Task objective:
The answer must consist solely of the line containing "Let A = [7, 13)" and every line after it in the records below, through the last, each reproduced exactly.

─── Provided material ───

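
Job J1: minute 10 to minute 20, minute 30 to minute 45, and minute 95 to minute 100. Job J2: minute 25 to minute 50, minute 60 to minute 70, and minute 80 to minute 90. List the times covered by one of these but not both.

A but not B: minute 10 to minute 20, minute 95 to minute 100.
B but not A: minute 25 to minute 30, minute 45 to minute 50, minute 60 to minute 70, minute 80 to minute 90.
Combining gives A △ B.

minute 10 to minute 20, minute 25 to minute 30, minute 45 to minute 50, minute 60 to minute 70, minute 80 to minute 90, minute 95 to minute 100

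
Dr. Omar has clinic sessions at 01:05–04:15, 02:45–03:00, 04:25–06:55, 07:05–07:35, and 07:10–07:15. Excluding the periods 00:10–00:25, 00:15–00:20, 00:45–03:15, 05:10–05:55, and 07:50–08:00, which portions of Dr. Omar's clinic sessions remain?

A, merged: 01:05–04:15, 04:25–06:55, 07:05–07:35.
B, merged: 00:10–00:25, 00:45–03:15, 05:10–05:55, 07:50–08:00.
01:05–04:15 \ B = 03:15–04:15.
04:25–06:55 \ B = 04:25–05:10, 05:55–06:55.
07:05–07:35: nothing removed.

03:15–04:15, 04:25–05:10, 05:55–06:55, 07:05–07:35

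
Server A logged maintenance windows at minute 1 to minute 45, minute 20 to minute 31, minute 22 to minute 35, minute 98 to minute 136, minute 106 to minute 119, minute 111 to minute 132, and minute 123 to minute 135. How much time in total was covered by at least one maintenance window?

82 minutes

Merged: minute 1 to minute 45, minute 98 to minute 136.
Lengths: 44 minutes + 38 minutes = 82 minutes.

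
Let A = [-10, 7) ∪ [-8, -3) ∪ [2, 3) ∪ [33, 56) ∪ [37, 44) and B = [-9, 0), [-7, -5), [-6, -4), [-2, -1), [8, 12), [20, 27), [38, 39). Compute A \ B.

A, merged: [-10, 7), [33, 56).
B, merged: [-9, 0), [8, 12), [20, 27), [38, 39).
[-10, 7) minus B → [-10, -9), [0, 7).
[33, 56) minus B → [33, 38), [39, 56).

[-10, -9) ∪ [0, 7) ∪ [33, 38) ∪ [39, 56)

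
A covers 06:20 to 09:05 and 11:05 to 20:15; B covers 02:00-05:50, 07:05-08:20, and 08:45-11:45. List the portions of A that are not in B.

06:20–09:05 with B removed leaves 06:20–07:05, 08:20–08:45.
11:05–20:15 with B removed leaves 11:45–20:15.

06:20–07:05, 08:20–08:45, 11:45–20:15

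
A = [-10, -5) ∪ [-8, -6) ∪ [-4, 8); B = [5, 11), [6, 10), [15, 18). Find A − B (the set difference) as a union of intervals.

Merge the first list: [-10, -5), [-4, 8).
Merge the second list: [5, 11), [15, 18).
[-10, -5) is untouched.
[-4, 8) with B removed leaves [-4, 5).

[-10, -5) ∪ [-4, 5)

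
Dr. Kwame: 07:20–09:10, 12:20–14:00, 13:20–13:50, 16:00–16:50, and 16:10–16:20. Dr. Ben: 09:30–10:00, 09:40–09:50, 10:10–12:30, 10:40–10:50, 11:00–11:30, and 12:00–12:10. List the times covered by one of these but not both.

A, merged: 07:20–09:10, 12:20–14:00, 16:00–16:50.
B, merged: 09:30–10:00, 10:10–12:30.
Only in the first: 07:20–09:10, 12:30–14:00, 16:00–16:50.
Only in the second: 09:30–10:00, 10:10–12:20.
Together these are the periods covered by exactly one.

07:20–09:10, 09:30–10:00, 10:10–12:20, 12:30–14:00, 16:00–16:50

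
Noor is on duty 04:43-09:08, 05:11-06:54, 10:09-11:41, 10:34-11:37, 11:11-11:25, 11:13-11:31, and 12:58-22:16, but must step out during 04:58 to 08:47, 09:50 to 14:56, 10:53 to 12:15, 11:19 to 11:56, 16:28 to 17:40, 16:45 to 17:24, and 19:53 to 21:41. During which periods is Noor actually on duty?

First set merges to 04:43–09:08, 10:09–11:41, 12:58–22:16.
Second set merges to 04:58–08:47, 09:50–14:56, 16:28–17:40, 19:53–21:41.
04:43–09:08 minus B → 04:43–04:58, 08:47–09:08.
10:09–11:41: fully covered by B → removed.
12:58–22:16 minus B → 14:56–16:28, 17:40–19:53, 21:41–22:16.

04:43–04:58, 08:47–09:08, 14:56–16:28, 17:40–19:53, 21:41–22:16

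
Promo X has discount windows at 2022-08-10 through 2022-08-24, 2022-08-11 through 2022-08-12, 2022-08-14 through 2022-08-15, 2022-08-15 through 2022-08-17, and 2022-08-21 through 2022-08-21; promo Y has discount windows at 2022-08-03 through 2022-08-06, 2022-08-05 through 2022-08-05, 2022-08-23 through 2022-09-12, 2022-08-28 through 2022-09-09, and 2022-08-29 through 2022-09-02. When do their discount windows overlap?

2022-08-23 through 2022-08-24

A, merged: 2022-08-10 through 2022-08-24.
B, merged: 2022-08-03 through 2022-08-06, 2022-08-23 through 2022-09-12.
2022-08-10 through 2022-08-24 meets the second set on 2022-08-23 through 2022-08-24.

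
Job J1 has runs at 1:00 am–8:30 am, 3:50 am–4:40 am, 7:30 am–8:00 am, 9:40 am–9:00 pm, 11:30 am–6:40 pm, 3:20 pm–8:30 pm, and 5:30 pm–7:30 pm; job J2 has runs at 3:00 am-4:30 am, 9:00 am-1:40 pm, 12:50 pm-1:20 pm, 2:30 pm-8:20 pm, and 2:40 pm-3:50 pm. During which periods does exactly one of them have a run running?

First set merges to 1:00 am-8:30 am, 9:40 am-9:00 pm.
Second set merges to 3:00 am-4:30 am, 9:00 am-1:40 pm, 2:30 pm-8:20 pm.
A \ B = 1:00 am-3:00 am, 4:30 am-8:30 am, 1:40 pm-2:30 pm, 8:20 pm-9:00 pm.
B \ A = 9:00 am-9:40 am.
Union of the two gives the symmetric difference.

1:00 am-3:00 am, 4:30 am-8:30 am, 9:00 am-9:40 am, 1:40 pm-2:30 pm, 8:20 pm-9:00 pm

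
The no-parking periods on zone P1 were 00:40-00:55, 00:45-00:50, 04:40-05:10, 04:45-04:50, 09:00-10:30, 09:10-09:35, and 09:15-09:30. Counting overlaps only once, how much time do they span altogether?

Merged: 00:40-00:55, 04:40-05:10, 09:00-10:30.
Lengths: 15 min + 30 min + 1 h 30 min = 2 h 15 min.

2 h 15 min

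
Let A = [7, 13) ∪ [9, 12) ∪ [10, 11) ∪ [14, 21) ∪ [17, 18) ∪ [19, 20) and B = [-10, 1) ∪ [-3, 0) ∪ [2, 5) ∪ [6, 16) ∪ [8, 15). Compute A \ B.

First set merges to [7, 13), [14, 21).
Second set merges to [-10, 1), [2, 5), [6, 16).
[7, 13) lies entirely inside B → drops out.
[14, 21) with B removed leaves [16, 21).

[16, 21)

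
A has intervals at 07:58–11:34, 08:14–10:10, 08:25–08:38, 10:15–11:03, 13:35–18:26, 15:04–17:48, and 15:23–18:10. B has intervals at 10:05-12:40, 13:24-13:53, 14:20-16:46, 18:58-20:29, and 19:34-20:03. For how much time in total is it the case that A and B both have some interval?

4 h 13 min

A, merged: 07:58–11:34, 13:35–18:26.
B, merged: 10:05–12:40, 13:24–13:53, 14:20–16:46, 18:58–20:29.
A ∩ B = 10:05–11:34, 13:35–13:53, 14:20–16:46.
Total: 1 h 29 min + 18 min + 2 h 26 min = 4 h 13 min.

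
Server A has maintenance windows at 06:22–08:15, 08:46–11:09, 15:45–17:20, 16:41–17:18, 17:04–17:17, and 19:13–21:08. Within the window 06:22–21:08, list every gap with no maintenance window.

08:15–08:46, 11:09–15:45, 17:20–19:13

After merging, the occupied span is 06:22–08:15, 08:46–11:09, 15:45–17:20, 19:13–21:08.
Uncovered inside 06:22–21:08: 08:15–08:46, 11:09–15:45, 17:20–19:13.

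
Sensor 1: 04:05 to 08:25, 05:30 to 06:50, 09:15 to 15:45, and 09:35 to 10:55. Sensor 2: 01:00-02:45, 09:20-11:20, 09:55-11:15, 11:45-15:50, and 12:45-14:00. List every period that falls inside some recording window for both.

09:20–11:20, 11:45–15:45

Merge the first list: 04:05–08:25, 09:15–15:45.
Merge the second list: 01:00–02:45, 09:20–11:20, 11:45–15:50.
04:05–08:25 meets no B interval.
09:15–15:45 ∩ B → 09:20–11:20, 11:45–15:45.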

───

Result below:
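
Let A = [7, 13) ∪ [9, 12) ∪ [10, 11) ∪ [14, 21) ∪ [17, 18) ∪ [19, 20) and B = [-10, 1) ∪ [-3, 0) ∪ [2, 5) ∪ [6, 16) ∪ [8, 15). Compute A \ B.

First set merges to [7, 13), [14, 21).
Second set merges to [-10, 1), [2, 5), [6, 16).
[7, 13) lies entirely inside B → drops out.
[14, 21) with B removed leaves [16, 21).

[16, 21)

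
A has intervals at 07:58–11:34, 08:14–10:10, 08:25–08:38, 10:15–11:03, 13:35–18:26, 15:04–17:48, and 15:23–18:10. B has intervals at 10:05-12:40, 13:24-13:53, 14:20-16:46, 18:58-20:29, and 19:34-20:03. For how much time in total is it the case that A and B both have some interval?

4 h 13 min

A, merged: 07:58–11:34, 13:35–18:26.
B, merged: 10:05–12:40, 13:24–13:53, 14:20–16:46, 18:58–20:29.
A ∩ B = 10:05–11:34, 13:35–13:53, 14:20–16:46.
Total: 1 h 29 min + 18 min + 2 h 26 min = 4 h 13 min.

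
Server A has maintenance windows at 06:22–08:15, 08:46–11:09, 15:45–17:20, 16:41–17:18, 17:04–17:17, and 19:13–21:08. Within the window 06:22–21:08, list every gap with no maintenance window.

08:15–08:46, 11:09–15:45, 17:20–19:13

After merging, the occupied span is 06:22–08:15, 08:46–11:09, 15:45–17:20, 19:13–21:08.
Uncovered inside 06:22–21:08: 08:15–08:46, 11:09–15:45, 17:20–19:13.

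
Sensor 1: 04:05 to 08:25, 05:30 to 06:50, 09:15 to 15:45, and 09:35 to 10:55. Sensor 2: 01:00-02:45, 09:20-11:20, 09:55-11:15, 11:45-15:50, and 12:45-14:00. List every period that falls inside some recording window for both.

09:20–11:20, 11:45–15:45

Merge the first list: 04:05–08:25, 09:15–15:45.
Merge the second list: 01:00–02:45, 09:20–11:20, 11:45–15:50.
04:05–08:25 meets no B interval.
09:15–15:45 ∩ B → 09:20–11:20, 11:45–15:45.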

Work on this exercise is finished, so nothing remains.